**** DATA LISTING ****

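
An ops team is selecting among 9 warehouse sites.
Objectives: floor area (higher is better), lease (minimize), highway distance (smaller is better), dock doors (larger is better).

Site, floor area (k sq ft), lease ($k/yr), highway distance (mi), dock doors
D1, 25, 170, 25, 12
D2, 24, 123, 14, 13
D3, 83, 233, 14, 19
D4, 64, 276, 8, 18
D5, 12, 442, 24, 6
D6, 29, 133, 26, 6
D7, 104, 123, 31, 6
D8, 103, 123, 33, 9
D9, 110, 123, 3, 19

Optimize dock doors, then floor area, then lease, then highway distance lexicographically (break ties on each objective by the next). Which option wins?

First maximize dock doors: best is 19, kept {D3, D9}.
Then maximize floor area: best is 110, kept {D9}.

D9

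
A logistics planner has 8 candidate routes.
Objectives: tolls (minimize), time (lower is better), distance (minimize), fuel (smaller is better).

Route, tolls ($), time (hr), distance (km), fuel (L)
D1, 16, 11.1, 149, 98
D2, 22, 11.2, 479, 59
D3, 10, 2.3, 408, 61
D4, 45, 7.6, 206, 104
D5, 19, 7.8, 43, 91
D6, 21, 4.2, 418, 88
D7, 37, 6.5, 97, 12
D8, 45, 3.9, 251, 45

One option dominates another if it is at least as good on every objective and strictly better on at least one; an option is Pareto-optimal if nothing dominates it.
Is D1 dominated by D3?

No

D3 vs D1: D3 is worse on distance (408 vs 149), so it does not dominate D1.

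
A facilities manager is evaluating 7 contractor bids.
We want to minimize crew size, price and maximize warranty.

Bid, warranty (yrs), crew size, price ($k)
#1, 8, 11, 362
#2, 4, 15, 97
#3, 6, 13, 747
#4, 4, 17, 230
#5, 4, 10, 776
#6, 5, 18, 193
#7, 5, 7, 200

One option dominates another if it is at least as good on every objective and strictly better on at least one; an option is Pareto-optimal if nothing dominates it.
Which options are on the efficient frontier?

#1, #2, #6, #7

#1: not dominated (best warranty).
#2: not dominated (best price).
#3: dominated by #1 (warranty 8≥6, crew size 11≤13, price 362≤747).
#4: dominated by #2 (warranty 4≥4, crew size 15≤17, price 97≤230).
#5: dominated by #7 (warranty 5≥4, crew size 7≤10, price 200≤776).
#6: not dominated.
#7: not dominated (best crew size).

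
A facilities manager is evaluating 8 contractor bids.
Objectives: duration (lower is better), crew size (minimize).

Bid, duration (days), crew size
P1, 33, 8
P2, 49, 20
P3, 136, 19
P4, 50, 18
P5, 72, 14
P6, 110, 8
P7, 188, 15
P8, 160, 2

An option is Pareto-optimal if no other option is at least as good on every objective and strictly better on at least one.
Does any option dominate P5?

P1 vs P5: duration 33≤72, crew size 8≤14 — P1 is at least as good on every objective and strictly better on at least one, so P1 dominates P5.

Yes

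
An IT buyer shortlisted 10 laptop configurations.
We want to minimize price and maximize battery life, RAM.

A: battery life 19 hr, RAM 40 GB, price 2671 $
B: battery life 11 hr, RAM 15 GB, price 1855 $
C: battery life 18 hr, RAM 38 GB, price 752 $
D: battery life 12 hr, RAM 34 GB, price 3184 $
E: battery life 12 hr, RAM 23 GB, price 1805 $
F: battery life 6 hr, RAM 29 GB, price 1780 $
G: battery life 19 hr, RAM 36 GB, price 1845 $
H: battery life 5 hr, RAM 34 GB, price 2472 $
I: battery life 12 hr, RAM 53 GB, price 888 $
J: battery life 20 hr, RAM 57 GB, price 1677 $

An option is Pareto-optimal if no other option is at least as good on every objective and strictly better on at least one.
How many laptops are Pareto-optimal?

A: dominated by J (battery life 20≥19, RAM 57≥40, price 1677≤2671).
B: dominated by C (battery life 18≥11, RAM 38≥15, price 752≤1855).
C: not dominated (best price).
D: dominated by A (battery life 19≥12, RAM 40≥34, price 2671≤3184).
E: dominated by C (battery life 18≥12, RAM 38≥23, price 752≤1805).
F: dominated by C (battery life 18≥6, RAM 38≥29, price 752≤1780).
G: dominated by J (battery life 20≥19, RAM 57≥36, price 1677≤1845).
H: dominated by C (battery life 18≥5, RAM 38≥34, price 752≤2472).
I: not dominated.
J: not dominated (best battery life).
Pareto-optimal: C, I, J → 3.

3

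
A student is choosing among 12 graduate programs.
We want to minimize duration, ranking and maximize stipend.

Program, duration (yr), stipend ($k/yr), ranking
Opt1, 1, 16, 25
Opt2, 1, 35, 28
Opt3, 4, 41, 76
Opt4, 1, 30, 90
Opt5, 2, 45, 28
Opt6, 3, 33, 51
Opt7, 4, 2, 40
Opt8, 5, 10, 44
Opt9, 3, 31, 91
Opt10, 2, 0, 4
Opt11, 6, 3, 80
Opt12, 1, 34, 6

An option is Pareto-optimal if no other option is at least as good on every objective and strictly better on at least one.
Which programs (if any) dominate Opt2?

Opt1: worse on stipend (16 vs 35).
Opt3: worse on duration (4 vs 1).
Opt4: worse on stipend (30 vs 35).
Opt5: worse on duration (2 vs 1).
Opt6: worse on duration (3 vs 1).
Opt7: worse on duration (4 vs 1).
Opt8: worse on duration (5 vs 1).
Opt9: worse on duration (3 vs 1).
Opt10: worse on duration (2 vs 1).
Opt11: worse on duration (6 vs 1).
Opt12: worse on stipend (34 vs 35).
No option dominates Opt2.

none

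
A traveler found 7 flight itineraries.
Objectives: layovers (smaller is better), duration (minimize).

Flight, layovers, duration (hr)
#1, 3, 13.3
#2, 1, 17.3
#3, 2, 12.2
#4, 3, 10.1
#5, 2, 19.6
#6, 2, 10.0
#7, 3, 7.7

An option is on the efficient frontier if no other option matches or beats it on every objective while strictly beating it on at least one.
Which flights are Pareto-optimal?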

****

### [TASK OBJECTIVE]
Copy each line holding "time" from the material above.

### [EXPECTED ANSWER]
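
Objectives: tolls (minimize), time (lower is better), distance (minimize), fuel (smaller is better).
Route, tolls ($), time (hr), distance (km), fuel (L)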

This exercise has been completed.